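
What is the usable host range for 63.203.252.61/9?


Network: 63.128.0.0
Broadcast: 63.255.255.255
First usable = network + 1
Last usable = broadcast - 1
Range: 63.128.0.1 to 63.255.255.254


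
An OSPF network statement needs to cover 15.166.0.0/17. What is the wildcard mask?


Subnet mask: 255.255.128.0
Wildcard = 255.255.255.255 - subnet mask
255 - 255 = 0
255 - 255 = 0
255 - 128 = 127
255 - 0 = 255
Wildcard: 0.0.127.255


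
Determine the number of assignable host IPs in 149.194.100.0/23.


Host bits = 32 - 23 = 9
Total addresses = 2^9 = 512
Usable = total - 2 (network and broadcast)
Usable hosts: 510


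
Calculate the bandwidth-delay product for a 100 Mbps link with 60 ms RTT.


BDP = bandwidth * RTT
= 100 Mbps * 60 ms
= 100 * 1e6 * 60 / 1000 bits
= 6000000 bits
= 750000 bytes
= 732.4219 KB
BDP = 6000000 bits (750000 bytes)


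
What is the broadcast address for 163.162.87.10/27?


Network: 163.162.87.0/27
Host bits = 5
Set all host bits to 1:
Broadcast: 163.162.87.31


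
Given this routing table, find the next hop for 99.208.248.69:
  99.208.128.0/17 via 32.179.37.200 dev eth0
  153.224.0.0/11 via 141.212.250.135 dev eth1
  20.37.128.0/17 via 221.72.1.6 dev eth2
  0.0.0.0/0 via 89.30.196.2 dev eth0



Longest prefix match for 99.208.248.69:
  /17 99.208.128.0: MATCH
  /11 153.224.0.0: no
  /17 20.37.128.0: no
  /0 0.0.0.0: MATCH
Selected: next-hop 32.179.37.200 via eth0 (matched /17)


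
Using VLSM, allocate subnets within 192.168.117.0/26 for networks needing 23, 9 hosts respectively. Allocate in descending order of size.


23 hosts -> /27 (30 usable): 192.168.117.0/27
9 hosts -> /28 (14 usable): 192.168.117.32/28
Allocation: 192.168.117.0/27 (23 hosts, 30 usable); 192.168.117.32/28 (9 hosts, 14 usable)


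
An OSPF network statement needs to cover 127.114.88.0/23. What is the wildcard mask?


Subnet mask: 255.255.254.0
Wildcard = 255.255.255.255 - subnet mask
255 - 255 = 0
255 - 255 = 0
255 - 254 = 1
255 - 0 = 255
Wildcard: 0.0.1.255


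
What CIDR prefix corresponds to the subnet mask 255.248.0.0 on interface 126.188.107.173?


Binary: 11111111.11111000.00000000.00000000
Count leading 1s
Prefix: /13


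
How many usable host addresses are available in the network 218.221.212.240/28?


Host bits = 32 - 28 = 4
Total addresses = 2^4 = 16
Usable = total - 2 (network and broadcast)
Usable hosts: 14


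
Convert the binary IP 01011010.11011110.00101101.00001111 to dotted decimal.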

▸ Brief:
Begin at the line containing "Using VLSM, allocate" and reproduce every line through the last one in the records above, exactly.

▸ Task output:
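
Using VLSM, allocate subnets within 192.168.117.0/26 for networks needing 23, 9 hosts respectively. Allocate in descending order of size.


23 hosts -> /27 (30 usable): 192.168.117.0/27
9 hosts -> /28 (14 usable): 192.168.117.32/28
Allocation: 192.168.117.0/27 (23 hosts, 30 usable); 192.168.117.32/28 (9 hosts, 14 usable)


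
An OSPF network statement needs to cover 127.114.88.0/23. What is the wildcard mask?


Subnet mask: 255.255.254.0
Wildcard = 255.255.255.255 - subnet mask
255 - 255 = 0
255 - 255 = 0
255 - 254 = 1
255 - 0 = 255
Wildcard: 0.0.1.255


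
What CIDR prefix corresponds to the subnet mask 255.248.0.0 on interface 126.188.107.173?


Binary: 11111111.11111000.00000000.00000000
Count leading 1s
Prefix: /13


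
How many usable host addresses are available in the network 218.221.212.240/28?


Host bits = 32 - 28 = 4
Total addresses = 2^4 = 16
Usable = total - 2 (network and broadcast)
Usable hosts: 14


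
Convert the binary IP 01011010.11011110.00101101.00001111 to dotted decimal.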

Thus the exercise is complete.